Exercise requirements
Write out all of the records, keeping each one exactly as written.

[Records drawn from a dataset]
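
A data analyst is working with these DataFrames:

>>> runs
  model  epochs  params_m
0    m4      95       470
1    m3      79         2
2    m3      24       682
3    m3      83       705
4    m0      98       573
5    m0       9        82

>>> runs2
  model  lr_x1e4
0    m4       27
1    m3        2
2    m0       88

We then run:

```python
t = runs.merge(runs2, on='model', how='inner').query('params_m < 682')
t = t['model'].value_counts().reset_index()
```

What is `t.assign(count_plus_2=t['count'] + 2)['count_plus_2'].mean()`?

merge on 'model' (how='inner') → 6 rows:
  model  epochs  params_m  lr_x1e4
0    m4      95       470       27
1    m3      79         2        2
2    m3      24       682        2
3    m3      83       705        2
4    m0      98       573       88
5    m0       9        82       88
filter rows where params_m < 682:
  model  epochs  params_m  lr_x1e4
0    m4      95       470       27
1    m3      79         2        2
4    m0      98       573       88
5    m0       9        82       88
value_counts of model:
model
m0    2
m4    1
m3    1
Name: count, dtype: int64
reset_index():
  model  count
0    m0      2
1    m4      1
2    m3      1
add column count_plus_2 = t['count'] + 2:
  model  count  count_plus_2
0    m0      2             4
1    m4      1             3
2    m3      1             3
The mean of column 'count_plus_2' is 3.33333333333.

3.33333333333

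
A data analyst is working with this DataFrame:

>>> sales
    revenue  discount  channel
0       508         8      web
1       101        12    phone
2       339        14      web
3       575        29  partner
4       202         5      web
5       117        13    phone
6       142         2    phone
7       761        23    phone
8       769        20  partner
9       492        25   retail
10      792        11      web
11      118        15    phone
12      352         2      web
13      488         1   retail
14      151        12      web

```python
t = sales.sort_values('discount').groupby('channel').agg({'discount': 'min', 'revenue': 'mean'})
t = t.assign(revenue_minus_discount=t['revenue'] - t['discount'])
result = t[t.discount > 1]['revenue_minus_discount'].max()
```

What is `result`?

sort by discount:
    revenue  discount  channel
13      488         1   retail
6       142         2    phone
12      352         2      web
4       202         5      web
0       508         8      web
10      792        11      web
1       101        12    phone
14      151        12      web
5       117        13    phone
2       339        14      web
11      118        15    phone
8       769        20  partner
7       761        23    phone
9       492        25   retail
3       575        29  partner
group by channel: min(discount), mean(revenue):
         discount     revenue
channel                      
partner        20  672.000000
phone           2  247.800000
retail          1  490.000000
web             2  390.666667
add column revenue_minus_discount = t['revenue'] - t['discount']:
         discount     revenue  revenue_minus_discount
channel                                              
partner        20  672.000000              652.000000
phone           2  247.800000              245.800000
retail          1  490.000000              489.000000
web             2  390.666667              388.666667
filter rows where discount > 1:
         discount     revenue  revenue_minus_discount
channel                                              
partner        20  672.000000              652.000000
phone           2  247.800000              245.800000
web             2  390.666667              388.666667
Taking the max of column 'revenue_minus_discount' gives 652.0.

652.0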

Task answer
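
A data analyst is working with these DataFrames:

>>> runs
  model  epochs  params_m
0    m4      95       470
1    m3      79         2
2    m3      24       682
3    m3      83       705
4    m0      98       573
5    m0       9        82

>>> runs2
  model  lr_x1e4
0    m4       27
1    m3        2
2    m0       88

We then run:

```python
t = runs.merge(runs2, on='model', how='inner').query('params_m < 682')
t = t['model'].value_counts().reset_index()
```

What is `t.assign(count_plus_2=t['count'] + 2)['count_plus_2'].mean()`?

merge on 'model' (how='inner') → 6 rows:
  model  epochs  params_m  lr_x1e4
0    m4      95       470       27
1    m3      79         2        2
2    m3      24       682        2
3    m3      83       705        2
4    m0      98       573       88
5    m0       9        82       88
filter rows where params_m < 682:
  model  epochs  params_m  lr_x1e4
0    m4      95       470       27
1    m3      79         2        2
4    m0      98       573       88
5    m0       9        82       88
value_counts of model:
model
m0    2
m4    1
m3    1
Name: count, dtype: int64
reset_index():
  model  count
0    m0      2
1    m4      1
2    m3      1
add column count_plus_2 = t['count'] + 2:
  model  count  count_plus_2
0    m0      2             4
1    m4      1             3
2    m3      1             3
The mean of column 'count_plus_2' is 3.33333333333.

3.33333333333

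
A data analyst is working with this DataFrame:

>>> sales
    revenue  discount  channel
0       508         8      web
1       101        12    phone
2       339        14      web
3       575        29  partner
4       202         5      web
5       117        13    phone
6       142         2    phone
7       761        23    phone
8       769        20  partner
9       492        25   retail
10      792        11      web
11      118        15    phone
12      352         2      web
13      488         1   retail
14      151        12      web

```python
t = sales.sort_values('discount').groupby('channel').agg({'discount': 'min', 'revenue': 'mean'})
t = t.assign(revenue_minus_discount=t['revenue'] - t['discount'])
result = t[t.discount > 1]['revenue_minus_discount'].max()
```

What is `result`?

sort by discount:
    revenue  discount  channel
13      488         1   retail
6       142         2    phone
12      352         2      web
4       202         5      web
0       508         8      web
10      792        11      web
1       101        12    phone
14      151        12      web
5       117        13    phone
2       339        14      web
11      118        15    phone
8       769        20  partner
7       761        23    phone
9       492        25   retail
3       575        29  partner
group by channel: min(discount), mean(revenue):
         discount     revenue
channel                      
partner        20  672.000000
phone           2  247.800000
retail          1  490.000000
web             2  390.666667
add column revenue_minus_discount = t['revenue'] - t['discount']:
         discount     revenue  revenue_minus_discount
channel                                              
partner        20  672.000000              652.000000
phone           2  247.800000              245.800000
retail          1  490.000000              489.000000
web             2  390.666667              388.666667
filter rows where discount > 1:
         discount     revenue  revenue_minus_discount
channel                                              
partner        20  672.000000              652.000000
phone           2  247.800000              245.800000
web             2  390.666667              388.666667
Taking the max of column 'revenue_minus_discount' gives 652.0.

652.0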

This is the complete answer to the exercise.